*** DATA EXTRACT Section Begins ***

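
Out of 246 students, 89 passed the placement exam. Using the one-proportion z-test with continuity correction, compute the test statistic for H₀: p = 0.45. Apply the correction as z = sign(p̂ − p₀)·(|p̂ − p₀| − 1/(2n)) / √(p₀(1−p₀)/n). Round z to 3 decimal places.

With x = 89 successes in n = 246, p̂ = 0.36179. p̂ − p₀ = -0.088211.
Continuity correction 1/(2n) = 1/492 = 0.002033.
Corrected numerator: |-0.088211| − 0.002033 = 0.086178.
SE₀ = √(0.45·0.55/246) = 0.031719.
z = −0.086178/0.031719 = -2.717.

z = -2.717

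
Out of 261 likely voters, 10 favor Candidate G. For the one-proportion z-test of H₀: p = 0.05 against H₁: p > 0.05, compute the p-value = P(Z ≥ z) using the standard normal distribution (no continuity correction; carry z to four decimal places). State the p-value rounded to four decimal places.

p-value = 0.8068

The sample proportion is 10/261 = 0.03831.
Null standard error: √(0.05·0.95/261) = √0.000181992 = 0.013490.
z = (p̂ − p₀)/SE = (10/261 − 0.05)/0.013490 ≈ -0.8662.
p-value = P(Z ≥ z) with z = -0.8662 → 0.8068.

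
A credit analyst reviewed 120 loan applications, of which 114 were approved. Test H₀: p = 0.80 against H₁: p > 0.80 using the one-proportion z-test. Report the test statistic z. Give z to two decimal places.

z = 4.11

Sample proportion p̂ = 114/120 = 0.95000.
Under H₀, SE = √(p₀(1−p₀)/n) = √(0.80·0.20/120) = √0.001333333 = 0.036515.
z = (0.95000 − 0.80)/0.036515 = 0.15000/0.036515 = 4.11.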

*** DATA EXTRACT Section Ends ***

- THE TASK -
What's wanted is a faithful copy of each entry above.

- SOLUTION TO THE EXERCISE -
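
Out of 246 students, 89 passed the placement exam. Using the one-proportion z-test with continuity correction, compute the test statistic for H₀: p = 0.45. Apply the correction as z = sign(p̂ − p₀)·(|p̂ − p₀| − 1/(2n)) / √(p₀(1−p₀)/n). Round z to 3 decimal places.

With x = 89 successes in n = 246, p̂ = 0.36179. p̂ − p₀ = -0.088211.
Continuity correction 1/(2n) = 1/492 = 0.002033.
Corrected numerator: |-0.088211| − 0.002033 = 0.086178.
SE₀ = √(0.45·0.55/246) = 0.031719.
z = −0.086178/0.031719 = -2.717.

z = -2.717

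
Out of 261 likely voters, 10 favor Candidate G. For the one-proportion z-test of H₀: p = 0.05 against H₁: p > 0.05, compute the p-value = P(Z ≥ z) using the standard normal distribution (no continuity correction; carry z to four decimal places). State the p-value rounded to four decimal places.

p-value = 0.8068

The sample proportion is 10/261 = 0.03831.
Null standard error: √(0.05·0.95/261) = √0.000181992 = 0.013490.
z = (p̂ − p₀)/SE = (10/261 − 0.05)/0.013490 ≈ -0.8662.
p-value = P(Z ≥ z) with z = -0.8662 → 0.8068.

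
A credit analyst reviewed 120 loan applications, of which 114 were approved. Test H₀: p = 0.80 against H₁: p > 0.80 using the one-proportion z-test. Report the test statistic z. Give z to two decimal places.

z = 4.11

Sample proportion p̂ = 114/120 = 0.95000.
Under H₀, SE = √(p₀(1−p₀)/n) = √(0.80·0.20/120) = √0.001333333 = 0.036515.
z = (0.95000 − 0.80)/0.036515 = 0.15000/0.036515 = 4.11.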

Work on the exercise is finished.